Locate the line containing "A stream containing", then please write out that line and all the lines below it in the entries exactly.

------

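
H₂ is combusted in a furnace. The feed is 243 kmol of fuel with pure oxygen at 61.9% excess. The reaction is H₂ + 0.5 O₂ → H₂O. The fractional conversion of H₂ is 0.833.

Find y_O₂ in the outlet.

0.282

Stoichiometric O₂ = 0.5 × 243 = 121.5 kmol; O₂ fed = 121.5 × 1.619 = 196.7 kmol.
Fuel reacted = 0.833 × 243 → ξ = 202.4 kmol.
Outlet (n = n₀ + ν ξ):
  H₂: 243 − 1(202.4) = 40.58
  O₂: 196.7 − 0.5(202.4) = 95.5
  H₂O: 0 + 1(202.4) = 202.4
Total out = 338.5 kmol; y_O₂ = 95.5 / 338.5 = 0.2821.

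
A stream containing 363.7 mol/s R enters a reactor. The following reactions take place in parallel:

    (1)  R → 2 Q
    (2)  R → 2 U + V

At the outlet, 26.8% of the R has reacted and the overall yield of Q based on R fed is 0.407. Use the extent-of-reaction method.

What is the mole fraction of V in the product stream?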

------

> _Solution below_:
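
A stream containing 363.7 mol/s R enters a reactor. The following reactions take place in parallel:

    (1)  R → 2 Q
    (2)  R → 2 U + V

At the outlet, 26.8% of the R has reacted and the overall yield of Q based on R fed is 0.407. Use the extent-of-reaction method.

What is the mole fraction of V in the product stream?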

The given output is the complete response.